**AIM OF THE EXERCISE**. Recreate the entire listing that appears below, exactly.

**INFORMATION SHOWN**.
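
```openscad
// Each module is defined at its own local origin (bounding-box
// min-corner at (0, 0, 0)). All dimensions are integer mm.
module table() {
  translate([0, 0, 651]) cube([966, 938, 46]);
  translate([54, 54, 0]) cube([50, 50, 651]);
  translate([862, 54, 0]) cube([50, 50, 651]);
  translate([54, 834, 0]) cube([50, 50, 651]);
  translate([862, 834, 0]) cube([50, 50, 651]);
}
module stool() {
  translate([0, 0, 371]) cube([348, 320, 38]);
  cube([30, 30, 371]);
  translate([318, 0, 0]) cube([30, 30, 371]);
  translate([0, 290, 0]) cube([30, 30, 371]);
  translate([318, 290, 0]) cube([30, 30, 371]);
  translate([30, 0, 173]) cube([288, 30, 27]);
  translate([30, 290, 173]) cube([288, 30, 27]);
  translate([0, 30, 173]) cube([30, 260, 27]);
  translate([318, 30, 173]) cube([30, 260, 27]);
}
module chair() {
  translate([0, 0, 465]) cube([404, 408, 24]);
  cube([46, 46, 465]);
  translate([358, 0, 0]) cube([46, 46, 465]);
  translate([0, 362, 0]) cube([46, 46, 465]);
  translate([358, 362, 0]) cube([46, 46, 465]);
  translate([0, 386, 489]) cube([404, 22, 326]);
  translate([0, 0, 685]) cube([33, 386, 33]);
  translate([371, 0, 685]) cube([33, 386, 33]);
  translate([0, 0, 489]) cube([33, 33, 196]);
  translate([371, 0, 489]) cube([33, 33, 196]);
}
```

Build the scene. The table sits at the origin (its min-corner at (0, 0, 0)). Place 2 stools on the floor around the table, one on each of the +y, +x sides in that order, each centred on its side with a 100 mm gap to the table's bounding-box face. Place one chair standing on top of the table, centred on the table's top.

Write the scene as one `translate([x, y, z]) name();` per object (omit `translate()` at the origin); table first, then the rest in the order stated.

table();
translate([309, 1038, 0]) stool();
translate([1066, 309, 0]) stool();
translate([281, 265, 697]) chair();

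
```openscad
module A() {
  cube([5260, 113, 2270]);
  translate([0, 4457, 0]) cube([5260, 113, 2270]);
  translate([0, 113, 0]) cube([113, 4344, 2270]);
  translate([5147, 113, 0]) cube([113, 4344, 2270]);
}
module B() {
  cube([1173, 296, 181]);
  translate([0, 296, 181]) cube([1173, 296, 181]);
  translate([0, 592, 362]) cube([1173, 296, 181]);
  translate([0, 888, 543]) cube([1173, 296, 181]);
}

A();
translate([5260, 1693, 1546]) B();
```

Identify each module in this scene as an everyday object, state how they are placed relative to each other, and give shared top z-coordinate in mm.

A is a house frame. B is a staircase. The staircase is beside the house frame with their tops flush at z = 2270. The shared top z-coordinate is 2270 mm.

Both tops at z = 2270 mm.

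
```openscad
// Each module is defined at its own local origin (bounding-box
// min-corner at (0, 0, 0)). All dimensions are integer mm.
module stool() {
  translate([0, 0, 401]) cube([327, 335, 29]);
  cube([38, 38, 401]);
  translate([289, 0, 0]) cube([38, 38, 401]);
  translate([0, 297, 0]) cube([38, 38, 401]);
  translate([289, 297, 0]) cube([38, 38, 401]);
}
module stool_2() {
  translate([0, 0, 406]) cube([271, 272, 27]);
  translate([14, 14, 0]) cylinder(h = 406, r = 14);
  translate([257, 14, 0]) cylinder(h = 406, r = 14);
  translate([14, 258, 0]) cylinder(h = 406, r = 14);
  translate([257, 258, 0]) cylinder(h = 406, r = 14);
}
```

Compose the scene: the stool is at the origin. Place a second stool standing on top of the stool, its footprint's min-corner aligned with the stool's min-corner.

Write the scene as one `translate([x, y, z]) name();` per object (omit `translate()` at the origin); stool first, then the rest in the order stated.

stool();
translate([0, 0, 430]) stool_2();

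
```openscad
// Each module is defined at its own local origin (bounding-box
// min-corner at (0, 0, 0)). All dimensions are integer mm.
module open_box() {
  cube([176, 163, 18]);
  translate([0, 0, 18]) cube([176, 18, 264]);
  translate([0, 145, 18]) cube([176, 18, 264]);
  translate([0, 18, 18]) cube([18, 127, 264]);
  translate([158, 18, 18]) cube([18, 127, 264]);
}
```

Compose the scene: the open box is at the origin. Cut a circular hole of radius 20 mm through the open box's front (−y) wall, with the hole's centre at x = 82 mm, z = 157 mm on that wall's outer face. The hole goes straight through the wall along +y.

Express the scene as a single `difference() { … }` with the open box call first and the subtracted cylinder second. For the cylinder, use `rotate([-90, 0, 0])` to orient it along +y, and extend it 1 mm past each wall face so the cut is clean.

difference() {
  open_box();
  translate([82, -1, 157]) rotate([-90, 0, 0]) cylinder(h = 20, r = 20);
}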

**RESULT**.
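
```openscad
// Each module is defined at its own local origin (bounding-box
// min-corner at (0, 0, 0)). All dimensions are integer mm.
module table() {
  translate([0, 0, 651]) cube([966, 938, 46]);
  translate([54, 54, 0]) cube([50, 50, 651]);
  translate([862, 54, 0]) cube([50, 50, 651]);
  translate([54, 834, 0]) cube([50, 50, 651]);
  translate([862, 834, 0]) cube([50, 50, 651]);
}
module stool() {
  translate([0, 0, 371]) cube([348, 320, 38]);
  cube([30, 30, 371]);
  translate([318, 0, 0]) cube([30, 30, 371]);
  translate([0, 290, 0]) cube([30, 30, 371]);
  translate([318, 290, 0]) cube([30, 30, 371]);
  translate([30, 0, 173]) cube([288, 30, 27]);
  translate([30, 290, 173]) cube([288, 30, 27]);
  translate([0, 30, 173]) cube([30, 260, 27]);
  translate([318, 30, 173]) cube([30, 260, 27]);
}
module chair() {
  translate([0, 0, 465]) cube([404, 408, 24]);
  cube([46, 46, 465]);
  translate([358, 0, 0]) cube([46, 46, 465]);
  translate([0, 362, 0]) cube([46, 46, 465]);
  translate([358, 362, 0]) cube([46, 46, 465]);
  translate([0, 386, 489]) cube([404, 22, 326]);
  translate([0, 0, 685]) cube([33, 386, 33]);
  translate([371, 0, 685]) cube([33, 386, 33]);
  translate([0, 0, 489]) cube([33, 33, 196]);
  translate([371, 0, 489]) cube([33, 33, 196]);
}
```

Build the scene. The table sits at the origin (its min-corner at (0, 0, 0)). Place 2 stools on the floor around the table, one on each of the +y, +x sides in that order, each centred on its side with a 100 mm gap to the table's bounding-box face. Place one chair standing on top of the table, centred on the table's top.

Write the scene as one `translate([x, y, z]) name();` per object (omit `translate()` at the origin); table first, then the rest in the order stated.

table();
translate([309, 1038, 0]) stool();
translate([1066, 309, 0]) stool();
translate([281, 265, 697]) chair();

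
```openscad
module A() {
  cube([5260, 113, 2270]);
  translate([0, 4457, 0]) cube([5260, 113, 2270]);
  translate([0, 113, 0]) cube([113, 4344, 2270]);
  translate([5147, 113, 0]) cube([113, 4344, 2270]);
}
module B() {
  cube([1173, 296, 181]);
  translate([0, 296, 181]) cube([1173, 296, 181]);
  translate([0, 592, 362]) cube([1173, 296, 181]);
  translate([0, 888, 543]) cube([1173, 296, 181]);
}

A();
translate([5260, 1693, 1546]) B();
```

Identify each module in this scene as an everyday object, state how they are placed relative to each other, and give shared top z-coordinate in mm.

A is a house frame. B is a staircase. The staircase is beside the house frame with their tops flush at z = 2270. The shared top z-coordinate is 2270 mm.

Both tops at z = 2270 mm.

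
```openscad
// Each module is defined at its own local origin (bounding-box
// min-corner at (0, 0, 0)). All dimensions are integer mm.
module stool() {
  translate([0, 0, 401]) cube([327, 335, 29]);
  cube([38, 38, 401]);
  translate([289, 0, 0]) cube([38, 38, 401]);
  translate([0, 297, 0]) cube([38, 38, 401]);
  translate([289, 297, 0]) cube([38, 38, 401]);
}
module stool_2() {
  translate([0, 0, 406]) cube([271, 272, 27]);
  translate([14, 14, 0]) cylinder(h = 406, r = 14);
  translate([257, 14, 0]) cylinder(h = 406, r = 14);
  translate([14, 258, 0]) cylinder(h = 406, r = 14);
  translate([257, 258, 0]) cylinder(h = 406, r = 14);
}
```

Compose the scene: the stool is at the origin. Place a second stool standing on top of the stool, its footprint's min-corner aligned with the stool's min-corner.

Write the scene as one `translate([x, y, z]) name();` per object (omit `translate()` at the origin); stool first, then the rest in the order stated.

stool();
translate([0, 0, 430]) stool_2();

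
```openscad
// Each module is defined at its own local origin (bounding-box
// min-corner at (0, 0, 0)). All dimensions are integer mm.
module open_box() {
  cube([176, 163, 18]);
  translate([0, 0, 18]) cube([176, 18, 264]);
  translate([0, 145, 18]) cube([176, 18, 264]);
  translate([0, 18, 18]) cube([18, 127, 264]);
  translate([158, 18, 18]) cube([18, 127, 264]);
}
```

Compose the scene: the open box is at the origin. Cut a circular hole of radius 20 mm through the open box's front (−y) wall, with the hole's centre at x = 82 mm, z = 157 mm on that wall's outer face. The hole goes straight through the wall along +y.

Express the scene as a single `difference() { … }` with the open box call first and the subtracted cylinder second. For the cylinder, use `rotate([-90, 0, 0])` to orient it along +y, and extend it 1 mm past each wall face so the cut is clean.

difference() {
  open_box();
  translate([82, -1, 157]) rotate([-90, 0, 0]) cylinder(h = 20, r = 20);
}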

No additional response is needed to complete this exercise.